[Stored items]
***

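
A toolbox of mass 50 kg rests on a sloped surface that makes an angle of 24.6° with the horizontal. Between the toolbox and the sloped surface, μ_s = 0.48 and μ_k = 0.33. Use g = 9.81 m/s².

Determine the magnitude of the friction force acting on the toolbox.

The normal reaction is N = m g cos θ = 446 N.
Along the slope the weight component is m g sin θ = 204.2 N; friction must supply exactly this, acting up-slope.
The static-friction ceiling is μ_s N = 0.48 × 446 = 214.1 N.
Since |204.2| ≤ 214.1 N, no slip — friction simply equals what equilibrium demands.

f ≈ 204 N (up the incline)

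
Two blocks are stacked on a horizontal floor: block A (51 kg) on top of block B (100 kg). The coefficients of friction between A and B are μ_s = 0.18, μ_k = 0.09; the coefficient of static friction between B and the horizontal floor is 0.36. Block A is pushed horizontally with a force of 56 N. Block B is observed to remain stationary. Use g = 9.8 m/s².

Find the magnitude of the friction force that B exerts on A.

f ≈ 56 N

Between the blocks, N₁ = m_A g = 499.8 N.
So the A–B interface can sustain at most μ_s N₁ = 89.96 N of static friction.
P = 56 N is within that limit, so A and B move together (both at rest); the A–B friction is simply f₁ = P = 56 N.
B experiences an equal 56 N forward from A (third law). B is in equilibrium, so the floor supplies f₂ = 56 N of static friction (limit μ_s(m_A+m_B)g = 532.7 N, not exceeded).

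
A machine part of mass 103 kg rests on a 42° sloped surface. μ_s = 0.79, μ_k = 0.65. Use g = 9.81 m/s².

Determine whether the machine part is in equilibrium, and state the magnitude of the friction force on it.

N = m g cos θ = 751 N.
Down-slope weight component: m g sin θ = 676 N.
μ_s N = 593 N.
676 > 593 N, so it slides; kinetic friction f = μ_k N = 0.65×751 = 488 N.

f ≈ 488 N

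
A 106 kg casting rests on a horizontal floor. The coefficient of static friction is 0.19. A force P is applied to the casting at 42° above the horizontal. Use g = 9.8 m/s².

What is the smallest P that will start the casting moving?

P ≈ 227 N

N = m g − P sin α (the pull lifts the casting).
At impending slip, P cos α = μ_s N = μ_s (m g − P sin α).
Solving: P (cos α + μ_s sin α) = μ_s m g → P = 0.19×1040/(cos 42° + 0.19 sin 42°) = 197/0.8703 = 227 N.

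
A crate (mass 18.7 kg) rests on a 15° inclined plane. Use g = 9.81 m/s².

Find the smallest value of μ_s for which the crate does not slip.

At the slip threshold m g sin θ = μ_s m g cos θ, so μ_s,min = tan θ.
μ_s,min = tan 15° = 0.268.

μ_s,min ≈ 0.268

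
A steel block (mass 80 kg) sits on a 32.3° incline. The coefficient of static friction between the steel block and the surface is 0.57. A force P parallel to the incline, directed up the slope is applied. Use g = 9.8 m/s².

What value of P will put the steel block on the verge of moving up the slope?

P ≈ 797 N

At impending motion up the slope, friction acts down-slope at its limit: f = μ_s N.
P is parallel to the surface, so N = m g cos θ = 663 N.
Along the incline: P = m g sin θ + μ_s N = 419 + 0.57×663 = 797 N.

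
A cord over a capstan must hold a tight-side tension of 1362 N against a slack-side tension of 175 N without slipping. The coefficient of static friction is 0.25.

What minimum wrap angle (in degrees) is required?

T₂/T₁ = e^{μβ} → β = ln(T₂/T₁)/μ.
β = ln(1362/175)/0.25 = 2.052/0.25 = 8.208 rad.
In degrees: β = 8.208 × 180/π = 470°.

β_min ≈ 470°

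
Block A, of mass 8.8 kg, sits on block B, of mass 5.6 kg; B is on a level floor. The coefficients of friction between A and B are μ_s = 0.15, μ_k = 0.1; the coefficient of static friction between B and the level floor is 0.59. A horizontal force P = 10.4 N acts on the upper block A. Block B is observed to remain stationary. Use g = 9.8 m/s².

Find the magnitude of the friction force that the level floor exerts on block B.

f ≈ 10.4 N

Normal force at the A–B interface: N₁ = m_A g = 86.24 N.
Maximum static friction on A from B: μ_s N₁ = 0.15×86.24 = 12.94 N.
P = 10.4 N is within that limit, so A and B move together (both at rest); the A–B friction is simply f₁ = P = 10.4 N.
B experiences an equal 10.4 N forward from A (third law). B is in equilibrium, so the floor supplies f₂ = 10.4 N of static friction (limit μ_s(m_A+m_B)g = 83.26 N, not exceeded).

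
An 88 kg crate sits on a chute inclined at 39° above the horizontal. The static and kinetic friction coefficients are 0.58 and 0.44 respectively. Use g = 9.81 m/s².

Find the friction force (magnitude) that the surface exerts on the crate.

The normal reaction is N = m g cos θ = 670.9 N.
For equilibrium along the incline, friction must balance the weight component: f = m g sin θ = 543.3 N up the slope.
Static friction can supply at most μ_s N = 389.1 N.
|543.3| exceeds 389.1 N, so the crate slips down-slope; friction is kinetic, f = μ_k N = 0.44×670.9 = 295 N.

f ≈ 295 N (up the incline)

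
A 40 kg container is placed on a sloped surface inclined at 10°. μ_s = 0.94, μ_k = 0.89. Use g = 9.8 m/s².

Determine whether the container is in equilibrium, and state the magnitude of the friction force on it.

f ≈ 68.1 N

N = m g cos θ = 386 N.
Down-slope weight component: m g sin θ = 68.1 N.
μ_s N = 363 N.
68.1 ≤ 363 N, so it stays put; friction = 68.1 N.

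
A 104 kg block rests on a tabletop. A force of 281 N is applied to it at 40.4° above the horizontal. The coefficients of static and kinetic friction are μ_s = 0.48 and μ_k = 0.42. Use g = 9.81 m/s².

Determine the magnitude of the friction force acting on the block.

Vertical equilibrium gives N = m g − P sin α = 838.1 N.
For equilibrium, f = P cos α = 281×cos 40.4° = 214 N.
μ_s N = 0.48 × 838.1 = 402.3 N.
Since 214 N does not exceed the limit, the block stays at rest and f = 214 N.

f ≈ 214 N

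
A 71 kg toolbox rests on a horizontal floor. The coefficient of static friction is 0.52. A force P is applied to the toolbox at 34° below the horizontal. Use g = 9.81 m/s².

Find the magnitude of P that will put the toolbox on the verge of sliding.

N = m g + P sin α (the push presses the toolbox into the horizontal floor).
At impending slip, P cos α = μ_s N = μ_s (m g + P sin α).
Solving: P (cos α − μ_s sin α) = μ_s m g → P = 0.52×697/(cos 34° − 0.52 sin 34°) = 362/0.5383 = 673 N.

P ≈ 673 N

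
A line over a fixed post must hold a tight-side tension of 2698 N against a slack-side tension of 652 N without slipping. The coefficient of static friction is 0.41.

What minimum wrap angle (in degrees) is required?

T₂/T₁ = e^{μβ} → β = ln(T₂/T₁)/μ.
β = ln(2698/652)/0.41 = 1.42/0.41 = 3.464 rad.
In degrees: β = 3.464 × 180/π = 198°.

β_min ≈ 198°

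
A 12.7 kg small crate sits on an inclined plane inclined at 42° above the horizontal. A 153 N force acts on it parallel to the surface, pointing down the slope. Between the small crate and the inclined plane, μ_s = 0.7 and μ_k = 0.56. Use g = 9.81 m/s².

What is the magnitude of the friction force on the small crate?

f ≈ 51.8 N (up the incline)

Perpendicular to the surface, N = m g cos θ = 12.7·9.81·cos 42° = 92.59 N.
The friction needed for equilibrium is m g sin θ + P = 83.36 + 153 = 236.4 N, measured positive up-slope.
Maximum static friction available: μ_s N = 0.7 × 92.59 = 64.81 N.
Since |236.4| > 64.81 N, static friction cannot hold it; the small crate slides down the incline and kinetic friction applies: f = μ_k N = 0.56 × 92.59 = 51.8 N.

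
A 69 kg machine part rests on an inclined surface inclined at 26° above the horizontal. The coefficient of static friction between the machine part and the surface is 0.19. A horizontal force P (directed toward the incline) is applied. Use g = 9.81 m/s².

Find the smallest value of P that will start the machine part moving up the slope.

P ≈ 506 N

At impending motion up the slope, friction acts down-slope at its limit: f = μ_s N.
Perpendicular to the incline: N = m g cos θ + P sin θ.
Along the incline: P cos θ = m g sin θ + μ_s N = m g sin θ + μ_s (m g cos θ + P sin θ).
Solving, P (cos θ − μ_s sin θ) = m g (sin θ + μ_s cos θ), so P = 69×9.81×(sin 26° + 0.19 cos 26°)/(cos 26° − 0.19 sin 26°) = 677×0.6091/0.8155 = 506 N.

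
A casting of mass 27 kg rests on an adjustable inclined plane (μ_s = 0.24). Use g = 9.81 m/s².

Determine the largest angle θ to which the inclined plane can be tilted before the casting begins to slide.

At the slip threshold, m g sin θ = μ_s · m g cos θ, so tan θ = μ_s.
θ_max = arctan(0.24) = 13.5°.

θ_max ≈ 13.5°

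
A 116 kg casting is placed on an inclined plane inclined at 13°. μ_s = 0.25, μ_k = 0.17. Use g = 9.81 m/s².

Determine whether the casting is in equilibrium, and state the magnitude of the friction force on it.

f ≈ 256 N

N = m g cos θ = 1110 N.
Down-slope weight component: m g sin θ = 256 N.
μ_s N = 277 N.
256 ≤ 277 N, so it stays put; friction = 256 N.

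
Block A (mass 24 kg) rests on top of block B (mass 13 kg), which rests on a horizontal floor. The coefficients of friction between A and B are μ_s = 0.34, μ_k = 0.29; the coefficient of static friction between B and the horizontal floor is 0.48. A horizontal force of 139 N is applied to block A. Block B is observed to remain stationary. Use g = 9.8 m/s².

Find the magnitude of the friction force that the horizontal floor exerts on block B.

f ≈ 68.2 N

The normal force B exerts on A is simply A's weight, N₁ = 235.2 N.
Maximum static friction on A from B: μ_s N₁ = 0.34×235.2 = 79.97 N.
Since P = 139 N > 79.97 N, A slides on B; the A–B friction is kinetic: f₁ = μ_k N₁ = 0.29×235.2 = 68.2 N.
B experiences an equal 68.2 N forward from A (third law). B is in equilibrium, so the floor supplies f₂ = 68.2 N of static friction (limit μ_s(m_A+m_B)g = 174 N, not exceeded).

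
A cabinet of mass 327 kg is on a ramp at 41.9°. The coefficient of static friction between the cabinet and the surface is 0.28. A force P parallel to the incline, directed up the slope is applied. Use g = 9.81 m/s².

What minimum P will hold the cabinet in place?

P_min ≈ 1470 N

The cabinet tends to slide down (tan θ > μ_s), so at the point of impending slip friction acts up-slope at its limit: f = μ_s N.
P is parallel to the surface, so N = m g cos θ = 2390 N.
Along the incline: P + μ_s N = m g sin θ, so P = 2140 − 0.28×2390 = 1470 N.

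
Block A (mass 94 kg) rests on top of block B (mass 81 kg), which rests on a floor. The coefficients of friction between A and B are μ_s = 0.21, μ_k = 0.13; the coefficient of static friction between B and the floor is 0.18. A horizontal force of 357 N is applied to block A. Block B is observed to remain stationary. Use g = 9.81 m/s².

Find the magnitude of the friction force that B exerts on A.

f ≈ 120 N

The normal force B exerts on A is simply A's weight, N₁ = 922.1 N.
Maximum static friction on A from B: μ_s N₁ = 0.21×922.1 = 193.6 N.
Since P = 357 N > 193.6 N, A slides on B; the A–B friction is kinetic: f₁ = μ_k N₁ = 0.13×922.1 = 120 N.
By Newton's third law B feels 120 N forward from A. With B stationary, the floor's static friction on B balances it: f₂ = 120 N (well within μ_s(m_A+m_B)g = 309 N).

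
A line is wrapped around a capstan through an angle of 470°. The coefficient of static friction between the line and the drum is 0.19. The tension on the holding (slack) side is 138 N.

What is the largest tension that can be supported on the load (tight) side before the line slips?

T_max ≈ 656 N

At impending slip the capstan equation gives T₂/T₁ = e^{μβ} with β in radians.
β = 470° × π/180 = 8.203 rad.
e^{μβ} = e^{0.19×8.203} = 4.752.
T₂ = T₁ · e^{μβ} = 138 × 4.752 = 656 N.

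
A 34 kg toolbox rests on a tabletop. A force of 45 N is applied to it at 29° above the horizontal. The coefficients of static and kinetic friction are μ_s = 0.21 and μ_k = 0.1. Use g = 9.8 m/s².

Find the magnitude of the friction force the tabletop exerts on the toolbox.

N = m g − P sin α = 333.2 − 45×sin 29° = 311.4 N.
The horizontal driving force is P cos α = 39.36 N, so equilibrium needs friction f = 39.36 N.
The static-friction limit is μ_s N = 65.39 N.
Since 39.36 N does not exceed the limit, the toolbox stays at rest and f = 39.4 N.

f ≈ 39.4 N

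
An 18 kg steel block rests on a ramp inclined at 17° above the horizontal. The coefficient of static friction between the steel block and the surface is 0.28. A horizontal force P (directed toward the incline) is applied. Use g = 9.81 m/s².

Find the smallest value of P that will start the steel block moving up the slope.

P ≈ 113 N

At impending motion up the slope, friction acts down-slope at its limit: f = μ_s N.
Perpendicular to the incline: N = m g cos θ + P sin θ.
Along the incline: P cos θ = m g sin θ + μ_s N = m g sin θ + μ_s (m g cos θ + P sin θ).
Solving, P (cos θ − μ_s sin θ) = m g (sin θ + μ_s cos θ), so P = 18×9.81×(sin 17° + 0.28 cos 17°)/(cos 17° − 0.28 sin 17°) = 177×0.5601/0.8744 = 113 N.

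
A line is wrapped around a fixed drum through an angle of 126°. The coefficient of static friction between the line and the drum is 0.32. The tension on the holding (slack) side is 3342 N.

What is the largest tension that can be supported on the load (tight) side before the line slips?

At impending slip the capstan equation gives T₂/T₁ = e^{μβ} with β in radians.
β = 126° × π/180 = 2.199 rad.
e^{μβ} = e^{0.32×2.199} = 2.021.
T₂ = T₁ · e^{μβ} = 3342 × 2.021 = 6760 N.

T_max ≈ 6760 N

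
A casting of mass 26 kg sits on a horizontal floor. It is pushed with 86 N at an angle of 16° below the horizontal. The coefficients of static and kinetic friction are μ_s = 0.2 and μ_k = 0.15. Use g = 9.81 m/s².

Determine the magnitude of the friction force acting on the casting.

f ≈ 41.8 N

N = m g + P sin α = 255.1 + 86×sin 16° = 278.8 N.
Horizontally, friction must balance P cos α = 82.67 N.
The static-friction limit is μ_s N = 55.75 N.
The required friction exceeds μ_s N, so the casting moves and f = μ_k N = 41.8 N.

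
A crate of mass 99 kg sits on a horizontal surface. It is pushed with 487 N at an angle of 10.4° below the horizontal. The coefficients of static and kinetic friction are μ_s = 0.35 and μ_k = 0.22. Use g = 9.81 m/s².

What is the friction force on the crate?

Vertical equilibrium gives N = m g + P sin α = 1059 N.
Horizontally, friction must balance P cos α = 479 N.
μ_s N = 0.35 × 1059 = 370.7 N.
The required friction exceeds μ_s N, so the crate moves and f = μ_k N = 233 N.

f ≈ 233 N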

***

#### Action item:
Among the records above, a stretch begins at the line containing "A 40 kg container" and ends at the line containing "A 104 kg block". Restate that stretch word for word, and nothing else.

#### Response box:
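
A 40 kg container is placed on a sloped surface inclined at 10°. μ_s = 0.94, μ_k = 0.89. Use g = 9.8 m/s².

Determine whether the container is in equilibrium, and state the magnitude of the friction force on it.

f ≈ 68.1 N

N = m g cos θ = 386 N.
Down-slope weight component: m g sin θ = 68.1 N.
μ_s N = 363 N.
68.1 ≤ 363 N, so it stays put; friction = 68.1 N.

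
A 104 kg block rests on a tabletop. A force of 281 N is applied to it at 40.4° above the horizontal. The coefficients of static and kinetic friction are μ_s = 0.48 and μ_k = 0.42. Use g = 9.81 m/s².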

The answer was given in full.